For this exercise, transcribe all the records below exactly.

⁂

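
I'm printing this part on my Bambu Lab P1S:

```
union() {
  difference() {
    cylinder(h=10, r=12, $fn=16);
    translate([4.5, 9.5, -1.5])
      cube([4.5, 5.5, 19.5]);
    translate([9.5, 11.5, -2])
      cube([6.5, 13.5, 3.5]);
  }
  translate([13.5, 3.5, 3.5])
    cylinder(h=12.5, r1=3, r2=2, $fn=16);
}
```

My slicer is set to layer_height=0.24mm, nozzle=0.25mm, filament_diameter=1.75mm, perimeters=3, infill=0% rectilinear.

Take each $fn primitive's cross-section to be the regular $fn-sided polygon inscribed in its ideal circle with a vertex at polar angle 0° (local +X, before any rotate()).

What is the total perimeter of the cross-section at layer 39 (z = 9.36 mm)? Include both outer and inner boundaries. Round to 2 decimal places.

86.56 mm

At z = 9.36 mm: the r=12 cylinder contributes a regular 16-gon of circumradius 12 (perimeter = 2·16·12.000·sin(180°/16) = 74.91 mm); the 4.5×5.5 cube at (4.5, 9.5) contributes its full rectangle (perimeter 20.00 mm); the cube at (9.5, 11.5) is absent (z outside [-2, 1.5]); After the difference (first − rest): starting from the r=12 cylinder, the 4.5×5.5 cube at (4.5, 9.5) partially overlaps it — only the 2.03 mm² overlap (of its 24.75 mm²) is removed, clipping the outline — boundary = 76.04 mm; the cone at (13.5, 3.5) contributes a regular 16-gon of circumradius 2.531 (interpolated between r1=3 and r2=2 at t=0.469) (perimeter = 2·16·2.531·sin(180°/16) = 15.80 mm); Taking the union: the regions partially overlap (shared area 0.59 mm²), so the edge portions inside another operand are dropped and the merged outline is re-measured after clipping — boundary = 86.56 mm. Overall, the cross-section is a single solid region. Total boundary length (outer) = 86.56 mm.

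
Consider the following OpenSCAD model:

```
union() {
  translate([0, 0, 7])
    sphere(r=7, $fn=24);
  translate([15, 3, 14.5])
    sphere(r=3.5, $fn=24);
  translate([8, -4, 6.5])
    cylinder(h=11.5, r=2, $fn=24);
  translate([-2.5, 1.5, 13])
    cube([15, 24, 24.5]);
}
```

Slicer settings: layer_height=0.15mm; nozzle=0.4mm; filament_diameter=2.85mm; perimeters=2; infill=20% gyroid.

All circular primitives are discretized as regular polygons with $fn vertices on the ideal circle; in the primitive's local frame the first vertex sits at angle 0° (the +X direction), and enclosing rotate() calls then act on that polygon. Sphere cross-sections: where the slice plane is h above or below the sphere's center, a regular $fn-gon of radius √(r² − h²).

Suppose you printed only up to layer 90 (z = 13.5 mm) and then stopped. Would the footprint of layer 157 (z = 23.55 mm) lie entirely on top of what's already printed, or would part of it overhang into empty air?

entirely on top

Compare the two slices. At z = 13.5: the r=7 sphere contributes a regular 24-gon of circumradius √(7²−6.5²) = 2.598 (area = (24/2)·2.598²·sin(360°/24) = 20.96 mm²); the r=3.5 sphere at (15, 3) contributes a regular 24-gon of circumradius √(3.5²−1²) = 3.354 (area = (24/2)·3.354²·sin(360°/24) = 34.94 mm²); the r=2 cylinder at (8, -4) contributes a regular 24-gon of circumradius 2 (area = (24/2)·2.000²·sin(360°/24) = 12.42 mm²); the 15×24 cube at (-2.5, 1.5) contributes its full rectangle (area 360.00 mm²); Combining (union): the regions partially overlap — summed areas 428.33 mm² minus the doubly-counted overlap 5.53 mm² gives 422.80 mm² — area = 422.80 mm². At z = 23.55: the sphere is absent (|z−center|=16.550 > r=7); the sphere at (15, 3) does not reach this height (|z−center|=9.050 > r=3.5); the cylinder at (8, -4) is not intersected at this z (z outside [6.5, 18]); the cube at (-2.5, 1.5) is present — its section is the full 15×24 rectangle (area 360.00 mm²); Combining (union): only the 15×24 cube at (-2.5, 1.5) is present, so the union is just that shape — area = 360.00 mm². Checking containment: the cross-section at z = 23.55 is a subset of the cross-section at z = 13.5.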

⁂

> _Result of this task_:
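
I'm printing this part on my Bambu Lab P1S:

```
union() {
  difference() {
    cylinder(h=10, r=12, $fn=16);
    translate([4.5, 9.5, -1.5])
      cube([4.5, 5.5, 19.5]);
    translate([9.5, 11.5, -2])
      cube([6.5, 13.5, 3.5]);
  }
  translate([13.5, 3.5, 3.5])
    cylinder(h=12.5, r1=3, r2=2, $fn=16);
}
```

My slicer is set to layer_height=0.24mm, nozzle=0.25mm, filament_diameter=1.75mm, perimeters=3, infill=0% rectilinear.

Take each $fn primitive's cross-section to be the regular $fn-sided polygon inscribed in its ideal circle with a vertex at polar angle 0° (local +X, before any rotate()).

What is the total perimeter of the cross-section at layer 39 (z = 9.36 mm)? Include both outer and inner boundaries. Round to 2 decimal places.

86.56 mm

At z = 9.36 mm: the r=12 cylinder contributes a regular 16-gon of circumradius 12 (perimeter = 2·16·12.000·sin(180°/16) = 74.91 mm); the 4.5×5.5 cube at (4.5, 9.5) contributes its full rectangle (perimeter 20.00 mm); the cube at (9.5, 11.5) is absent (z outside [-2, 1.5]); After the difference (first − rest): starting from the r=12 cylinder, the 4.5×5.5 cube at (4.5, 9.5) partially overlaps it — only the 2.03 mm² overlap (of its 24.75 mm²) is removed, clipping the outline — boundary = 76.04 mm; the cone at (13.5, 3.5) contributes a regular 16-gon of circumradius 2.531 (interpolated between r1=3 and r2=2 at t=0.469) (perimeter = 2·16·2.531·sin(180°/16) = 15.80 mm); Taking the union: the regions partially overlap (shared area 0.59 mm²), so the edge portions inside another operand are dropped and the merged outline is re-measured after clipping — boundary = 86.56 mm. Overall, the cross-section is a single solid region. Total boundary length (outer) = 86.56 mm.

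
Consider the following OpenSCAD model:

```
union() {
  translate([0, 0, 7])
    sphere(r=7, $fn=24);
  translate([15, 3, 14.5])
    sphere(r=3.5, $fn=24);
  translate([8, -4, 6.5])
    cylinder(h=11.5, r=2, $fn=24);
  translate([-2.5, 1.5, 13])
    cube([15, 24, 24.5]);
}
```

Slicer settings: layer_height=0.15mm; nozzle=0.4mm; filament_diameter=2.85mm; perimeters=2; infill=20% gyroid.

All circular primitives are discretized as regular polygons with $fn vertices on the ideal circle; in the primitive's local frame the first vertex sits at angle 0° (the +X direction), and enclosing rotate() calls then act on that polygon. Sphere cross-sections: where the slice plane is h above or below the sphere's center, a regular $fn-gon of radius √(r² − h²).

Suppose you printed only up to layer 90 (z = 13.5 mm) and then stopped. Would the footprint of layer 157 (z = 23.55 mm) lie entirely on top of what's already printed, or would part of it overhang into empty air?

entirely on top

Compare the two slices. At z = 13.5: the r=7 sphere contributes a regular 24-gon of circumradius √(7²−6.5²) = 2.598 (area = (24/2)·2.598²·sin(360°/24) = 20.96 mm²); the r=3.5 sphere at (15, 3) contributes a regular 24-gon of circumradius √(3.5²−1²) = 3.354 (area = (24/2)·3.354²·sin(360°/24) = 34.94 mm²); the r=2 cylinder at (8, -4) contributes a regular 24-gon of circumradius 2 (area = (24/2)·2.000²·sin(360°/24) = 12.42 mm²); the 15×24 cube at (-2.5, 1.5) contributes its full rectangle (area 360.00 mm²); Combining (union): the regions partially overlap — summed areas 428.33 mm² minus the doubly-counted overlap 5.53 mm² gives 422.80 mm² — area = 422.80 mm². At z = 23.55: the sphere is absent (|z−center|=16.550 > r=7); the sphere at (15, 3) does not reach this height (|z−center|=9.050 > r=3.5); the cylinder at (8, -4) is not intersected at this z (z outside [6.5, 18]); the cube at (-2.5, 1.5) is present — its section is the full 15×24 rectangle (area 360.00 mm²); Combining (union): only the 15×24 cube at (-2.5, 1.5) is present, so the union is just that shape — area = 360.00 mm². Checking containment: the cross-section at z = 23.55 is a subset of the cross-section at z = 13.5.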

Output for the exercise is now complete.